▼

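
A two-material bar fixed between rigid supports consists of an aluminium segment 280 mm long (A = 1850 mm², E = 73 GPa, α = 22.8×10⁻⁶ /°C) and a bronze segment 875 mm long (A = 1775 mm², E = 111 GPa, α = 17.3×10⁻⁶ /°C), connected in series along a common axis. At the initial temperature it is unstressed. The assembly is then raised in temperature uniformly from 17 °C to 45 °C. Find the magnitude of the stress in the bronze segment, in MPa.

σ ≈ 52.1 MPa (compressive)

With the walls removed the bar would change length by δ_free = Σ αᵢΔT Lᵢ = 22.8×10⁻⁶×28×280 + 17.3×10⁻⁶×28×875 = 0.6026 mm.
Since the ends are fixed, an axial force P builds up, equal in every segment, with P · Σ Lᵢ/(AᵢEᵢ) = δ_free.
The series flexibility is Σ Lᵢ/(AᵢEᵢ) = 280/(1850×73×10³) + 875/(1775×111×10³) = 6.514×10⁻⁶ mm/N.
P = 0.6026 / 6.514×10⁻⁶ = 92500 N = 92.5 kN, compressive.
σ_{bronze} = P / A = 92500 / 1775 = 52.11 MPa.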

▲

* [Your instructions]: Could you give the data above again, exact in every line?

* [Finished task]:
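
A two-material bar fixed between rigid supports consists of an aluminium segment 280 mm long (A = 1850 mm², E = 73 GPa, α = 22.8×10⁻⁶ /°C) and a bronze segment 875 mm long (A = 1775 mm², E = 111 GPa, α = 17.3×10⁻⁶ /°C), connected in series along a common axis. At the initial temperature it is unstressed. The assembly is then raised in temperature uniformly from 17 °C to 45 °C. Find the magnitude of the stress in the bronze segment, in MPa.

σ ≈ 52.1 MPa (compressive)

With the walls removed the bar would change length by δ_free = Σ αᵢΔT Lᵢ = 22.8×10⁻⁶×28×280 + 17.3×10⁻⁶×28×875 = 0.6026 mm.
Since the ends are fixed, an axial force P builds up, equal in every segment, with P · Σ Lᵢ/(AᵢEᵢ) = δ_free.
The series flexibility is Σ Lᵢ/(AᵢEᵢ) = 280/(1850×73×10³) + 875/(1775×111×10³) = 6.514×10⁻⁶ mm/N.
P = 0.6026 / 6.514×10⁻⁶ = 92500 N = 92.5 kN, compressive.
σ_{bronze} = P / A = 92500 / 1775 = 52.11 MPa.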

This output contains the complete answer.